__EXERCISE AIM__
Return every entry exactly as it is written in the listing.

** Opening INPUT RECORDS block **

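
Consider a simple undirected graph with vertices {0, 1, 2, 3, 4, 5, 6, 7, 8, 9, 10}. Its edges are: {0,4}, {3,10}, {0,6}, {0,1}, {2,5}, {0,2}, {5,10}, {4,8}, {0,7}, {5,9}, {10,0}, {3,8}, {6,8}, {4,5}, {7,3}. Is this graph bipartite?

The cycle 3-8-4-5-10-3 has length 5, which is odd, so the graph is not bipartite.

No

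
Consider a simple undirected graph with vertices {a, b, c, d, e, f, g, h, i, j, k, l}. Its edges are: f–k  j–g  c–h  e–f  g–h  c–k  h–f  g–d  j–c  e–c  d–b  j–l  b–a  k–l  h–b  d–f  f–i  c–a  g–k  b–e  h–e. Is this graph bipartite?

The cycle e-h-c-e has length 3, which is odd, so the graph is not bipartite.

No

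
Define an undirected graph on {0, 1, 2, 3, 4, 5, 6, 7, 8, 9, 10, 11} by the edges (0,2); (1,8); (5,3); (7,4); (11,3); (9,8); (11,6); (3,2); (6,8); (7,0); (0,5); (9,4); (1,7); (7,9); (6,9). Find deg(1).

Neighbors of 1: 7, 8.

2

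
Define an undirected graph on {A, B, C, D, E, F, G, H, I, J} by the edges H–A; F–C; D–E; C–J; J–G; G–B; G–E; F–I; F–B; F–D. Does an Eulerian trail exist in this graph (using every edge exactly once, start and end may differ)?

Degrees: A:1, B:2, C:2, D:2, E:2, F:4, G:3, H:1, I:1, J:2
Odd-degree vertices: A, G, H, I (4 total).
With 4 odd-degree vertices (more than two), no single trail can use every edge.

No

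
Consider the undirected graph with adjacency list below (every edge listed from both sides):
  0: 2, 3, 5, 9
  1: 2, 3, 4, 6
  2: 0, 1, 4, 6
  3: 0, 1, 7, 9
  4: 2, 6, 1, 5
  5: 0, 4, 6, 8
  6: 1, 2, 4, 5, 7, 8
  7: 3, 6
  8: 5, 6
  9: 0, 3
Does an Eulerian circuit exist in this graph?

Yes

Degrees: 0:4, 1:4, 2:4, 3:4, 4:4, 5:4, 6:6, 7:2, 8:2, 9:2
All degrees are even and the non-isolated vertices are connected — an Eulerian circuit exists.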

** Closing INPUT RECORDS block **

__SOLUTION FOR THIS TASK__
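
Consider a simple undirected graph with vertices {0, 1, 2, 3, 4, 5, 6, 7, 8, 9, 10}. Its edges are: {0,4}, {3,10}, {0,6}, {0,1}, {2,5}, {0,2}, {5,10}, {4,8}, {0,7}, {5,9}, {10,0}, {3,8}, {6,8}, {4,5}, {7,3}. Is this graph bipartite?

The cycle 3-8-4-5-10-3 has length 5, which is odd, so the graph is not bipartite.

No

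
Consider a simple undirected graph with vertices {a, b, c, d, e, f, g, h, i, j, k, l}. Its edges are: f–k  j–g  c–h  e–f  g–h  c–k  h–f  g–d  j–c  e–c  d–b  j–l  b–a  k–l  h–b  d–f  f–i  c–a  g–k  b–e  h–e. Is this graph bipartite?

The cycle e-h-c-e has length 3, which is odd, so the graph is not bipartite.

No

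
Define an undirected graph on {0, 1, 2, 3, 4, 5, 6, 7, 8, 9, 10, 11} by the edges (0,2); (1,8); (5,3); (7,4); (11,3); (9,8); (11,6); (3,2); (6,8); (7,0); (0,5); (9,4); (1,7); (7,9); (6,9). Find deg(1).

Neighbors of 1: 7, 8.

2

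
Define an undirected graph on {A, B, C, D, E, F, G, H, I, J} by the edges H–A; F–C; D–E; C–J; J–G; G–B; G–E; F–I; F–B; F–D. Does an Eulerian trail exist in this graph (using every edge exactly once, start and end may differ)?

Degrees: A:1, B:2, C:2, D:2, E:2, F:4, G:3, H:1, I:1, J:2
Odd-degree vertices: A, G, H, I (4 total).
With 4 odd-degree vertices (more than two), no single trail can use every edge.

No

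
Consider the undirected graph with adjacency list below (every edge listed from both sides):
  0: 2, 3, 5, 9
  1: 2, 3, 4, 6
  2: 0, 1, 4, 6
  3: 0, 1, 7, 9
  4: 2, 6, 1, 5
  5: 0, 4, 6, 8
  6: 1, 2, 4, 5, 7, 8
  7: 3, 6
  8: 5, 6
  9: 0, 3
Does an Eulerian circuit exist in this graph?

Yes

Degrees: 0:4, 1:4, 2:4, 3:4, 4:4, 5:4, 6:6, 7:2, 8:2, 9:2
All degrees are even and the non-isolated vertices are connected — an Eulerian circuit exists.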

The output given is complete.